Task requirements: Your answer should consist only of the lines from the line containing "Let $C = 126$, $4" through the last line below, each repeated exactly.

(Stored data entries)
====================

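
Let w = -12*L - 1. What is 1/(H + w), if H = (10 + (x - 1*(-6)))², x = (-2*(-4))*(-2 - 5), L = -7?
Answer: 1/1683 ≈ 0.00059418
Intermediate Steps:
x = -56 (x = 8*(-7) = -56)
H = 1600 (H = (10 + (-56 - 1*(-6)))² = (10 + (-56 + 6))² = (10 - 50)² = (-40)² = 1600)
w = 83 (w = -12*(-7) - 1 = 84 - 1 = 83)
1/(H + w) = 1/(1600 + 83) = 1/1683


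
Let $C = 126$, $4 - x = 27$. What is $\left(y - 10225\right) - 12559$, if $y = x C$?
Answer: $-25682$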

====================

Response to the exercise:
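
Let $C = 126$, $4 - x = 27$. What is $\left(y - 10225\right) - 12559$, if $y = x C$?
Answer: $-25682$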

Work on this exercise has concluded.